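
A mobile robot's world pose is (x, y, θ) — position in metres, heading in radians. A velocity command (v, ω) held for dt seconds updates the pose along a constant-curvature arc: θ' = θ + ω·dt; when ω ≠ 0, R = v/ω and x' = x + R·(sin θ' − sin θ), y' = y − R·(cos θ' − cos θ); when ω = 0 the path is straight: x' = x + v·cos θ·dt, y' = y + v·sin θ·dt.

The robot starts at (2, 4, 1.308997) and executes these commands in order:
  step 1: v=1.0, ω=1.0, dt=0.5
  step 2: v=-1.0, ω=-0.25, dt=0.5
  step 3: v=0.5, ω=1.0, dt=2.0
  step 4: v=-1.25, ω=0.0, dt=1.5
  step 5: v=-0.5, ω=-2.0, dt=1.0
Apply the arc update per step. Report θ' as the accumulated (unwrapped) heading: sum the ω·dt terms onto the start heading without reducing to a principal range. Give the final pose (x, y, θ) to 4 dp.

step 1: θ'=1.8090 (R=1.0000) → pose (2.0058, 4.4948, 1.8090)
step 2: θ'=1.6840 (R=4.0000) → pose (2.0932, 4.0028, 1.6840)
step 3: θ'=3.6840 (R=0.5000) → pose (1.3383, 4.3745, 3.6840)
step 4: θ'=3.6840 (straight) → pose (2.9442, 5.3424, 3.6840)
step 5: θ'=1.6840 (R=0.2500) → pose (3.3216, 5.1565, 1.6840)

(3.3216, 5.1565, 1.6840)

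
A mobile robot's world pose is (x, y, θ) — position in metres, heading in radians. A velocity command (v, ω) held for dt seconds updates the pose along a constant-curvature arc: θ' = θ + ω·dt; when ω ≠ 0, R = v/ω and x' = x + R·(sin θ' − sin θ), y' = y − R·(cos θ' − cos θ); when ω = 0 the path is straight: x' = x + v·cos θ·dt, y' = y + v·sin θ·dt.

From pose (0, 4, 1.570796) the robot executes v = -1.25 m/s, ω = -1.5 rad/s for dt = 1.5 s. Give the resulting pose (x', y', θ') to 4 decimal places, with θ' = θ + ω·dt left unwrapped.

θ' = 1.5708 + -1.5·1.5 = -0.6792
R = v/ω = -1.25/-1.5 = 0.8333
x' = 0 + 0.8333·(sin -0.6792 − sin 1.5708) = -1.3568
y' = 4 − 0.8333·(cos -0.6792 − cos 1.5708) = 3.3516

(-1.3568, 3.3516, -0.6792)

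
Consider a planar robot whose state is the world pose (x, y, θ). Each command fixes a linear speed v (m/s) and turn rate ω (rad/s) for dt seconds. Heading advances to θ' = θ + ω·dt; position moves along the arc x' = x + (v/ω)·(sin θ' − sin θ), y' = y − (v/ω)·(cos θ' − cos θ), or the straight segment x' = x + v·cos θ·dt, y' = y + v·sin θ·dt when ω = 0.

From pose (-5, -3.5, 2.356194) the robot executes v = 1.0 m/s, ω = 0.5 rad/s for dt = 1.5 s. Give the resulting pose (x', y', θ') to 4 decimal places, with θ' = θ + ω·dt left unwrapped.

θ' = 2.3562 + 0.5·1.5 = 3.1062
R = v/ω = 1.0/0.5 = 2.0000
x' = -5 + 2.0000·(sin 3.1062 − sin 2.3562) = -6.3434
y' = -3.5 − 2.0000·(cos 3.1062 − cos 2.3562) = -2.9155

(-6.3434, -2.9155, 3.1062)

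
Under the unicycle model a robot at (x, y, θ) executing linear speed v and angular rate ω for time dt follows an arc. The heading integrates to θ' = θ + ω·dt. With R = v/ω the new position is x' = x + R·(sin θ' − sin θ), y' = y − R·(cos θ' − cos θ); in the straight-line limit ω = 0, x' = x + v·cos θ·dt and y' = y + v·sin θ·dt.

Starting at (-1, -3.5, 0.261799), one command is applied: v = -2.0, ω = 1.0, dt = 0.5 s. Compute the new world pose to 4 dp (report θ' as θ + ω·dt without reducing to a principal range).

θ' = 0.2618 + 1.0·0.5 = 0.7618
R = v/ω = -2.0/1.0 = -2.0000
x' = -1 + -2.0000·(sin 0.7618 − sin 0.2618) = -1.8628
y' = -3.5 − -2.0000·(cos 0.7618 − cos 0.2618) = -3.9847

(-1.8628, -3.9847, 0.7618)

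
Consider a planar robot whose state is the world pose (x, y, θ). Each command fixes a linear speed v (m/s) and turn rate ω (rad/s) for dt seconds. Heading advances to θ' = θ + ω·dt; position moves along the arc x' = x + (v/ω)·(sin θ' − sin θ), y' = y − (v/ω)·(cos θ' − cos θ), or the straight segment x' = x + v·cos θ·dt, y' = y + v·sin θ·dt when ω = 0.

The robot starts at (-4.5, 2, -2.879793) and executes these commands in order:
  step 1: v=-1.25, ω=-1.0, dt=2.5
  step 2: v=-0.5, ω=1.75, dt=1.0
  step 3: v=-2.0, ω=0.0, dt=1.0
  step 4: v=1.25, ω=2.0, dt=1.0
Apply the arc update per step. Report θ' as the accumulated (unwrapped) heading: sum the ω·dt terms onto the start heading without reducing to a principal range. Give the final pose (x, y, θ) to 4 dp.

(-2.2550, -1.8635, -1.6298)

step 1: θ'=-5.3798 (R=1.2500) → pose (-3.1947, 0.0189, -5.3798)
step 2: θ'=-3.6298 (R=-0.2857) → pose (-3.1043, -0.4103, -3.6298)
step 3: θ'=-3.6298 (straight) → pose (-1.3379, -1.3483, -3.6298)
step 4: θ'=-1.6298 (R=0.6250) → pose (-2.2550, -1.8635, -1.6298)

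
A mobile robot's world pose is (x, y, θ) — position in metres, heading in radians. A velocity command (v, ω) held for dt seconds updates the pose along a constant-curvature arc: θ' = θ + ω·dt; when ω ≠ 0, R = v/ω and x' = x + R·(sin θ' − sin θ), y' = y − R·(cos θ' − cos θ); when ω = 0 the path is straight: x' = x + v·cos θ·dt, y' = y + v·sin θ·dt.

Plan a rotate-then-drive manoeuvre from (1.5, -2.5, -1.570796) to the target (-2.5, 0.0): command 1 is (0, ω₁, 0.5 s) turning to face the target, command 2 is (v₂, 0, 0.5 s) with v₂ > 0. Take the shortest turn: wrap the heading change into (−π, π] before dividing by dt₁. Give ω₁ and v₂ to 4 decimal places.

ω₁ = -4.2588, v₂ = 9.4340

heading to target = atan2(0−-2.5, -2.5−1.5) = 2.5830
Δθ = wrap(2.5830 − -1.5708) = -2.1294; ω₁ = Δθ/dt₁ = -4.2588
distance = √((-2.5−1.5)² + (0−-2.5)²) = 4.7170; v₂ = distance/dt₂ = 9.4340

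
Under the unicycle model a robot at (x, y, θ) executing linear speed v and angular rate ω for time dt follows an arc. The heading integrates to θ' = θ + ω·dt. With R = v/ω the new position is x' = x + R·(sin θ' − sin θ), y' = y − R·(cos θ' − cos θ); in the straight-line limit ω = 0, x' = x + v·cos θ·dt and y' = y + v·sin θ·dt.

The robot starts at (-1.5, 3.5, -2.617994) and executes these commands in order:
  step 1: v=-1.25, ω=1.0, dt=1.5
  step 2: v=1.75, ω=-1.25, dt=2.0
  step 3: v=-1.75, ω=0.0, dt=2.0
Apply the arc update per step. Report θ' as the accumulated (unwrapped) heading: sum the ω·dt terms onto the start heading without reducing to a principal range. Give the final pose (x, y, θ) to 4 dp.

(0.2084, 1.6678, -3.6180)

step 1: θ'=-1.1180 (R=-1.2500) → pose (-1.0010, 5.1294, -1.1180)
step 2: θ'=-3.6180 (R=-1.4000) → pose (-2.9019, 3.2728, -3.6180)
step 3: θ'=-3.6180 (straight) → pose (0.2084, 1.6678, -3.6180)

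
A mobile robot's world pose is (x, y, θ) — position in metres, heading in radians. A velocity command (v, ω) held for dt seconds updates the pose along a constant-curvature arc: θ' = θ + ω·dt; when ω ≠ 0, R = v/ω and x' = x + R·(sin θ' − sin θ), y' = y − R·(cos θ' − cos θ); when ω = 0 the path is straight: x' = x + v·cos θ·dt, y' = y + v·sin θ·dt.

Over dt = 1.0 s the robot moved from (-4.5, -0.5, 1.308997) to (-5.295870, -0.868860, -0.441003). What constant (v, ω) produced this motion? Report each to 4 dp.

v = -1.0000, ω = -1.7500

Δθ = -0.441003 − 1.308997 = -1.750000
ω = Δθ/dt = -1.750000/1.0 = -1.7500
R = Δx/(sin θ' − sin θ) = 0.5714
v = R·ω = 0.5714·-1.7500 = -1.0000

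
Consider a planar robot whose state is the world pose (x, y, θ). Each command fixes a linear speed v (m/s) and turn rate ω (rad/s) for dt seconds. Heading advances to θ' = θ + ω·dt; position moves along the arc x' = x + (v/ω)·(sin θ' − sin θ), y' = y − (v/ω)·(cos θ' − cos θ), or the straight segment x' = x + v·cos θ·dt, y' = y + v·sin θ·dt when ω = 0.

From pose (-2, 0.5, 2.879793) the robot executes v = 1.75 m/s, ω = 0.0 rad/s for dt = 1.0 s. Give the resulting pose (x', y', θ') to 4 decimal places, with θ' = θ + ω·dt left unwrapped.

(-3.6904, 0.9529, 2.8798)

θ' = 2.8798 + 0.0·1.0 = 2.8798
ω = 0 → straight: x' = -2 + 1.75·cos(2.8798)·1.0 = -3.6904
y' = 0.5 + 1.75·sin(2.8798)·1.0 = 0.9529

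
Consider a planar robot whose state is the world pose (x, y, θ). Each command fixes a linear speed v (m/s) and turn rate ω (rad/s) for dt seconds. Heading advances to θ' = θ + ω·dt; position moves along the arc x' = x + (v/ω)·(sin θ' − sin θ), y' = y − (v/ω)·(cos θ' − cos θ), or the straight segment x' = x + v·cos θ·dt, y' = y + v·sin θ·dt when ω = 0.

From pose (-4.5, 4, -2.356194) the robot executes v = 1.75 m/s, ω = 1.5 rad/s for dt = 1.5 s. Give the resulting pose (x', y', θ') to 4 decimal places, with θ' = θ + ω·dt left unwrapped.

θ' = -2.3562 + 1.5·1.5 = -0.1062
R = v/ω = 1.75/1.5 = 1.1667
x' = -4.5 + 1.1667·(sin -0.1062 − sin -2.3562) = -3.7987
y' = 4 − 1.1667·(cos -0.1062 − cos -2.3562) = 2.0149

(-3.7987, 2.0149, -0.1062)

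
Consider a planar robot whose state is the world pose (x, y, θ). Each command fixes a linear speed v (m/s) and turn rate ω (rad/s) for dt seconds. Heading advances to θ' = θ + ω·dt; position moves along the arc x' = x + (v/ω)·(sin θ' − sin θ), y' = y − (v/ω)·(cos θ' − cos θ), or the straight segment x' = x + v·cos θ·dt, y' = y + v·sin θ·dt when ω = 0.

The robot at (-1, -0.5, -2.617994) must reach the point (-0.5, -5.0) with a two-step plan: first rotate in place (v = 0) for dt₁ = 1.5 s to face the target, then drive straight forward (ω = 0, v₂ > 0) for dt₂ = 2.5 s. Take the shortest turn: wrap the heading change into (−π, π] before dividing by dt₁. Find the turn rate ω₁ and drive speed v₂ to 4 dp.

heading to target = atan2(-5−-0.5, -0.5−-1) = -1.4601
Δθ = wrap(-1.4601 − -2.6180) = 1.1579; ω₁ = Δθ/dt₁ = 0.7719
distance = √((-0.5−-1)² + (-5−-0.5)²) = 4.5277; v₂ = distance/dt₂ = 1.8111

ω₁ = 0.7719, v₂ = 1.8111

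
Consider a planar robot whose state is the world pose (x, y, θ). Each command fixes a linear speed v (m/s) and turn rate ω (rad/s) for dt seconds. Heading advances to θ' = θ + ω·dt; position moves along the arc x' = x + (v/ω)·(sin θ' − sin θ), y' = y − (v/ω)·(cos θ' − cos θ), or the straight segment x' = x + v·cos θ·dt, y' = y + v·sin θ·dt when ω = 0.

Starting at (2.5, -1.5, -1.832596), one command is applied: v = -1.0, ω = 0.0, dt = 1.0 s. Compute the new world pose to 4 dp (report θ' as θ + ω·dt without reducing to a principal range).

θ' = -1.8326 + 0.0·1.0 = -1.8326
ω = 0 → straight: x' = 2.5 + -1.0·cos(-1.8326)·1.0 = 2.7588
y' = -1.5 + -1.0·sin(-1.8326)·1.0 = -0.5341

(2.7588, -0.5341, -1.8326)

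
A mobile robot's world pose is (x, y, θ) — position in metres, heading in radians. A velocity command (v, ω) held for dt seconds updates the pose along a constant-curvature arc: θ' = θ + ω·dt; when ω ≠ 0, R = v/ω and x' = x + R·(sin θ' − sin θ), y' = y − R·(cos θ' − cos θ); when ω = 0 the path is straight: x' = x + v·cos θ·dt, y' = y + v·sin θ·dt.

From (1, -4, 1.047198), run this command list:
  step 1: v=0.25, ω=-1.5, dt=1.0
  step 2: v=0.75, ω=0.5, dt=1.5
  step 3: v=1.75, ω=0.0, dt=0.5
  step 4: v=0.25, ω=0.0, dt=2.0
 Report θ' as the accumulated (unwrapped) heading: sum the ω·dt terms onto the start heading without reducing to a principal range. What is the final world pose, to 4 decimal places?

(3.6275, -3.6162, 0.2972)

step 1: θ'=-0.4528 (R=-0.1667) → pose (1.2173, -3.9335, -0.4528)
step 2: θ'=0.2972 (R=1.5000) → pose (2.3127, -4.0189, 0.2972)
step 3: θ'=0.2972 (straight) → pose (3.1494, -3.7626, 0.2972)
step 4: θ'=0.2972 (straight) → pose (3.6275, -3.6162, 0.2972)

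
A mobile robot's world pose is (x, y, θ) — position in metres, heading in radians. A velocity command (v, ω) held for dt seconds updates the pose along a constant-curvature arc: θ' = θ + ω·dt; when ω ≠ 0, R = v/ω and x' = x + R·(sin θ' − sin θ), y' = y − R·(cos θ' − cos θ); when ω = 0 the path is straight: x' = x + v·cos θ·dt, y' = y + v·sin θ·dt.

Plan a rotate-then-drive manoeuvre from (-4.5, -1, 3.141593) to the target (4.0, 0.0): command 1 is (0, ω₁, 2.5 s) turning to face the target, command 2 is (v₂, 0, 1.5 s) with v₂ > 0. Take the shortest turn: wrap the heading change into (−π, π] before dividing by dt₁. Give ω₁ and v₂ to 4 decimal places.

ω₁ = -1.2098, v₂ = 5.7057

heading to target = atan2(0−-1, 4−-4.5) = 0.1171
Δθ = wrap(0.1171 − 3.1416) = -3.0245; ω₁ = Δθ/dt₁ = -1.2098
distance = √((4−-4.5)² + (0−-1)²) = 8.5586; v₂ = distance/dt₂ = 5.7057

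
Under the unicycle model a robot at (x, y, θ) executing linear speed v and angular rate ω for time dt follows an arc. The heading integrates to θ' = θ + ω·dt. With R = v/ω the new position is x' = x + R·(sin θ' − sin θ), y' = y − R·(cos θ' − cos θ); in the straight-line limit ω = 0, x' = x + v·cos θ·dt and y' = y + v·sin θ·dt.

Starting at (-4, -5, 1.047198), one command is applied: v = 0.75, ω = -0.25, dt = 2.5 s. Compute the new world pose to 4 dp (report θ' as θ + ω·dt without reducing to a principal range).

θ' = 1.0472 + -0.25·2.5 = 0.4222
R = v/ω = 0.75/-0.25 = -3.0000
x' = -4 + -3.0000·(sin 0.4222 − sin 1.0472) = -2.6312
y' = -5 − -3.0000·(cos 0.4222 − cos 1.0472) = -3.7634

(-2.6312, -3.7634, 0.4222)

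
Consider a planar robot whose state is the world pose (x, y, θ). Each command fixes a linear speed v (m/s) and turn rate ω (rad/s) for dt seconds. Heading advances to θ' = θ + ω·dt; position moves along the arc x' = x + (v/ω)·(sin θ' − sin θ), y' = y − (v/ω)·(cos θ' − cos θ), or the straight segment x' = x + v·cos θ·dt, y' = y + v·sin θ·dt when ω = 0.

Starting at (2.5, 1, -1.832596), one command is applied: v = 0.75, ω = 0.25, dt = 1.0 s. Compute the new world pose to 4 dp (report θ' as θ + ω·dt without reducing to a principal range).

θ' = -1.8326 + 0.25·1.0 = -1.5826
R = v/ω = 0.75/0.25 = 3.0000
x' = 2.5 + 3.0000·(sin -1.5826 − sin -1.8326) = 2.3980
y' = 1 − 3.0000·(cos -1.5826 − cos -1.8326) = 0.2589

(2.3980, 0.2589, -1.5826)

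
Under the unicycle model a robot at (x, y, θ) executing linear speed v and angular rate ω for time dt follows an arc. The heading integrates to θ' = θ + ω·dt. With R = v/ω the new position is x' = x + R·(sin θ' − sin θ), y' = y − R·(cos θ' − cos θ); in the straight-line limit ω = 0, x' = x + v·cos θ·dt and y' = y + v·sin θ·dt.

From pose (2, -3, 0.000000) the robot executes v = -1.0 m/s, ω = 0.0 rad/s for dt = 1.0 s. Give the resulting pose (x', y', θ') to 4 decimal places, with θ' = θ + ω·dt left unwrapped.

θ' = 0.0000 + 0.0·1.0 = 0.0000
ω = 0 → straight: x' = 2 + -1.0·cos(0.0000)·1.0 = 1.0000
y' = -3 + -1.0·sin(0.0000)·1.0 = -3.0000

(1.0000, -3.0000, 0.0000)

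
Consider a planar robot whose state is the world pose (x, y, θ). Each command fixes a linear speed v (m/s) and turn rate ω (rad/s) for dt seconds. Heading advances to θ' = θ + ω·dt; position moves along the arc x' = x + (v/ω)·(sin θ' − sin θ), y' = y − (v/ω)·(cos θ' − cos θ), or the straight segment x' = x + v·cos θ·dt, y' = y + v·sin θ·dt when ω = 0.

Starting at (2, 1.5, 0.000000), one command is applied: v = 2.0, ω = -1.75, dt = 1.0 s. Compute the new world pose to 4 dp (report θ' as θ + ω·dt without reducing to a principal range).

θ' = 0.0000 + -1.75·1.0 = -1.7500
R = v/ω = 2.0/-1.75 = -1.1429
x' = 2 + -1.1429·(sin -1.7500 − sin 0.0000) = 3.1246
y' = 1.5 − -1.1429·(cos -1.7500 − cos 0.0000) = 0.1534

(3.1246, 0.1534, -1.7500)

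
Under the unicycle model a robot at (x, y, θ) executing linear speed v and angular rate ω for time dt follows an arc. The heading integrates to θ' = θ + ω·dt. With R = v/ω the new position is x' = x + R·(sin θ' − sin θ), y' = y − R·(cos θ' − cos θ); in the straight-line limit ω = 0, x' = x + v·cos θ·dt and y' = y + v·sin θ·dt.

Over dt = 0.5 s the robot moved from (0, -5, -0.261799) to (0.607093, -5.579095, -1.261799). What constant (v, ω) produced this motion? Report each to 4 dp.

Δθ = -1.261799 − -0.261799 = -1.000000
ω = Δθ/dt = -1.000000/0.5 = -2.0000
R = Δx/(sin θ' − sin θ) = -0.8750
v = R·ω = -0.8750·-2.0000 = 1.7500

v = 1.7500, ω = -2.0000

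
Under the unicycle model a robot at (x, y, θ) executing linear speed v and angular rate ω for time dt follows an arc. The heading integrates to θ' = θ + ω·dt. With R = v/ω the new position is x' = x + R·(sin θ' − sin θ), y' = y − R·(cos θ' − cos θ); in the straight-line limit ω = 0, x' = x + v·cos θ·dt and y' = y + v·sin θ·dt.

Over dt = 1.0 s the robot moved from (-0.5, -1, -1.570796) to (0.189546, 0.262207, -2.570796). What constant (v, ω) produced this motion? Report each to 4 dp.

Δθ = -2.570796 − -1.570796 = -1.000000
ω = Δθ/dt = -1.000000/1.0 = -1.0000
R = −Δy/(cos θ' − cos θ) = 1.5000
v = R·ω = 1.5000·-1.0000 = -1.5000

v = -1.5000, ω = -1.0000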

▸ TASK ITEM
Which of the lines above hold the string "commands"? Pick each of them out.

▸ TASK RESPONSE
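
The robot starts at (2, 4, 1.308997) and executes these commands in order:
The robot starts at (-4.5, 2, -2.879793) and executes these commands in order:
The robot starts at (-1.5, 3.5, -2.617994) and executes these commands in order: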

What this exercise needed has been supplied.